§ Task item
Every line of the listing is to be printed again exactly.
[[ Provided records, beginning ]]
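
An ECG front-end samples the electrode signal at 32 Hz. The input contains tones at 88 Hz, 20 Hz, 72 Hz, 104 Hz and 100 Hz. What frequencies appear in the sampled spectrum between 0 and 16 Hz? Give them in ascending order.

4 Hz, 8 Hz, 12 Hz

fs/2 = 16 Hz.
88 Hz mod fs = 24 Hz.
24 Hz > fs/2 = 16 Hz, folds to fs − 24 Hz = 8 Hz.
20 Hz > fs/2 = 16 Hz, folds to fs − 20 Hz = 12 Hz.
72 Hz mod fs = 8 Hz.
8 Hz ≤ fs/2 = 16 Hz, appears at 8 Hz.
104 Hz mod fs = 8 Hz.
8 Hz ≤ fs/2 = 16 Hz, appears at 8 Hz.
100 Hz mod fs = 4 Hz.
4 Hz ≤ fs/2 = 16 Hz, appears at 4 Hz.
Distinct values: {4 Hz, 8 Hz, 12 Hz}.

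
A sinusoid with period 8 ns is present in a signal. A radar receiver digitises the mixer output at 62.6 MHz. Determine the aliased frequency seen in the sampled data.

0.2 MHz

T = 8 ns → f = 1/T = 125 MHz.
125 MHz mod fs = 62.4 MHz.
62.4 MHz > fs/2 = 31.3 MHz, folds to fs − 62.4 MHz = 0.2 MHz.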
[[ Provided records, end ]]
§ Solution to this task
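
An ECG front-end samples the electrode signal at 32 Hz. The input contains tones at 88 Hz, 20 Hz, 72 Hz, 104 Hz and 100 Hz. What frequencies appear in the sampled spectrum between 0 and 16 Hz? Give them in ascending order.

4 Hz, 8 Hz, 12 Hz

fs/2 = 16 Hz.
88 Hz mod fs = 24 Hz.
24 Hz > fs/2 = 16 Hz, folds to fs − 24 Hz = 8 Hz.
20 Hz > fs/2 = 16 Hz, folds to fs − 20 Hz = 12 Hz.
72 Hz mod fs = 8 Hz.
8 Hz ≤ fs/2 = 16 Hz, appears at 8 Hz.
104 Hz mod fs = 8 Hz.
8 Hz ≤ fs/2 = 16 Hz, appears at 8 Hz.
100 Hz mod fs = 4 Hz.
4 Hz ≤ fs/2 = 16 Hz, appears at 4 Hz.
Distinct values: {4 Hz, 8 Hz, 12 Hz}.

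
A sinusoid with period 8 ns is present in a signal. A radar receiver digitises the mixer output at 62.6 MHz. Determine the aliased frequency seen in the sampled data.

0.2 MHz

T = 8 ns → f = 1/T = 125 MHz.
125 MHz mod fs = 62.4 MHz.
62.4 MHz > fs/2 = 31.3 MHz, folds to fs − 62.4 MHz = 0.2 MHz.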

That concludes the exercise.